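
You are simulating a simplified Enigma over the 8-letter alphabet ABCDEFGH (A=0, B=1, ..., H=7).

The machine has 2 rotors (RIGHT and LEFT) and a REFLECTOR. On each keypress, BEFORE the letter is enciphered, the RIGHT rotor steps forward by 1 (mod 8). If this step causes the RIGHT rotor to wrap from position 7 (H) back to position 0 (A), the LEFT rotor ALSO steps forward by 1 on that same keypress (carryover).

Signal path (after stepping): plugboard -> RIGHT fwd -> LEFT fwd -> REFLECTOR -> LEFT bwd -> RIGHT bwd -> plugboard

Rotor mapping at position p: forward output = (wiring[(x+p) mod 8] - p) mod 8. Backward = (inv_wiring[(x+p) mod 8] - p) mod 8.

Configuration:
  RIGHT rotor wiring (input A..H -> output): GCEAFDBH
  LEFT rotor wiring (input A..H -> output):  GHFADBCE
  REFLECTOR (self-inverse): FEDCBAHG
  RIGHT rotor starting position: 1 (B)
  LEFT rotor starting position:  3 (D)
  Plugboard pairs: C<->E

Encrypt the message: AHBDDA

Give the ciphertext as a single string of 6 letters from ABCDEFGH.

Answer: EEEHCC

Derivation:
Char 1 ('A'): step: R->2, L=3; A->plug->A->R->C->L->G->refl->H->L'->D->R'->C->plug->E
Char 2 ('H'): step: R->3, L=3; H->plug->H->R->B->L->A->refl->F->L'->A->R'->C->plug->E
Char 3 ('B'): step: R->4, L=3; B->plug->B->R->H->L->C->refl->D->L'->F->R'->C->plug->E
Char 4 ('D'): step: R->5, L=3; D->plug->D->R->B->L->A->refl->F->L'->A->R'->H->plug->H
Char 5 ('D'): step: R->6, L=3; D->plug->D->R->E->L->B->refl->E->L'->G->R'->E->plug->C
Char 6 ('A'): step: R->7, L=3; A->plug->A->R->A->L->F->refl->A->L'->B->R'->E->plug->C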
━━━━━━━━━━━━━━━━━━━━━━━━━━━━━━
» Exercise goal:
Pull out all lines from the entries above in which the word "output" appears.

» Result of the exercise:
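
Rotor mapping at position p: forward output = (wiring[(x+p) mod 8] - p) mod 8. Backward = (inv_wiring[(x+p) mod 8] - p) mod 8.
  RIGHT rotor wiring (input A..H -> output): GCEAFDBH
  LEFT rotor wiring (input A..H -> output):  GHFADBCE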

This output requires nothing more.